## Requirement
In the entries that follow, the lines from the one with "Queue semantics are" through the one with "Determine linearizability of" are the ones to write out, exactly and with both ends included. Nothing else should appear.

______

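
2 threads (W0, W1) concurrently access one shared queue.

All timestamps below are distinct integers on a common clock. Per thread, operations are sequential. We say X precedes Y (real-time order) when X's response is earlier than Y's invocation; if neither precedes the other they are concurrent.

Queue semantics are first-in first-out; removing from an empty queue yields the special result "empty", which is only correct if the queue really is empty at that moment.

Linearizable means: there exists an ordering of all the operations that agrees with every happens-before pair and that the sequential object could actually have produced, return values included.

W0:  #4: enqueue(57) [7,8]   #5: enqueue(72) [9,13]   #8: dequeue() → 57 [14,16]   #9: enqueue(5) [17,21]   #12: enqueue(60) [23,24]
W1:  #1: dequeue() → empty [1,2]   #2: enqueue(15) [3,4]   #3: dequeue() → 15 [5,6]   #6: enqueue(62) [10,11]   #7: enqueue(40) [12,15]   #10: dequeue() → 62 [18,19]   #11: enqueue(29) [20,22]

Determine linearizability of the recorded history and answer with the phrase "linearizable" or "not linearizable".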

______

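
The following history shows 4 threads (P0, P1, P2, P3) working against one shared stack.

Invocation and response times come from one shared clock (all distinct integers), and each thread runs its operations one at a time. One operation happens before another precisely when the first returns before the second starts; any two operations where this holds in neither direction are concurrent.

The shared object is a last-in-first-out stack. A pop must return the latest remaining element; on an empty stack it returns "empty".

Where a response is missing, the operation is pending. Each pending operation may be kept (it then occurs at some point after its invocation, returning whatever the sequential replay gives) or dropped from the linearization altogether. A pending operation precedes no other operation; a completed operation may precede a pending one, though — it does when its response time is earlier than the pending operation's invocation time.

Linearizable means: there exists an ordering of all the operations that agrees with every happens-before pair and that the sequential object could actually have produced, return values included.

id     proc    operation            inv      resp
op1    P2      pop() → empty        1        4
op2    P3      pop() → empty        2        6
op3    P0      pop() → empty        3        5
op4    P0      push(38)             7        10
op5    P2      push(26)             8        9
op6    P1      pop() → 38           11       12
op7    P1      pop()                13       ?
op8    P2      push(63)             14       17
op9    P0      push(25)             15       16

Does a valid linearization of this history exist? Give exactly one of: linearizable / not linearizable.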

______

## Answer box
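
Queue semantics are first-in first-out; removing from an empty queue yields the special result "empty", which is only correct if the queue really is empty at that moment.

Linearizable means: there exists an ordering of all the operations that agrees with every happens-before pair and that the sequential object could actually have produced, return values included.

W0:  #4: enqueue(57) [7,8]   #5: enqueue(72) [9,13]   #8: dequeue() → 57 [14,16]   #9: enqueue(5) [17,21]   #12: enqueue(60) [23,24]
W1:  #1: dequeue() → empty [1,2]   #2: enqueue(15) [3,4]   #3: dequeue() → 15 [5,6]   #6: enqueue(62) [10,11]   #7: enqueue(40) [12,15]   #10: dequeue() → 62 [18,19]   #11: enqueue(29) [20,22]

Determine linearizability of the recorded history and answer with the phrase "linearizable" or "not linearizable".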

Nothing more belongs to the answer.